(What the task asks): Read the records beneath this task and copy every line that contains the string "terminal".

Entries shown section start

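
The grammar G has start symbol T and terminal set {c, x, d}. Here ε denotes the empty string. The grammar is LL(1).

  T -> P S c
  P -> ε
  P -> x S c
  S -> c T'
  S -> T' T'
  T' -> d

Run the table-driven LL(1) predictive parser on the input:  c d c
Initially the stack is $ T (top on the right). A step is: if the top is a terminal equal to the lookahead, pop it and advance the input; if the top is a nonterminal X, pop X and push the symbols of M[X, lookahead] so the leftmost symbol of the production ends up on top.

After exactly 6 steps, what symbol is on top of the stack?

c

step 1: stack=$ T  input=c d c $  — expand T -> P S c
step 2: stack=$ c S P  input=c d c $  — expand P -> ε
step 3: stack=$ c S  input=c d c $  — expand S -> c T'
step 4: stack=$ c T' c  input=c d c $  — match c
step 5: stack=$ c T'  input=d c $  — expand T' -> d
step 6: stack=$ c d  input=d c $  — match d
Stack after step 6: $ c (top = c).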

Entries shown section end

(Result of the task):
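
The grammar G has start symbol T and terminal set {c, x, d}. Here ε denotes the empty string. The grammar is LL(1).
Initially the stack is $ T (top on the right). A step is: if the top is a terminal equal to the lookahead, pop it and advance the input; if the top is a nonterminal X, pop X and push the symbols of M[X, lookahead] so the leftmost symbol of the production ends up on top.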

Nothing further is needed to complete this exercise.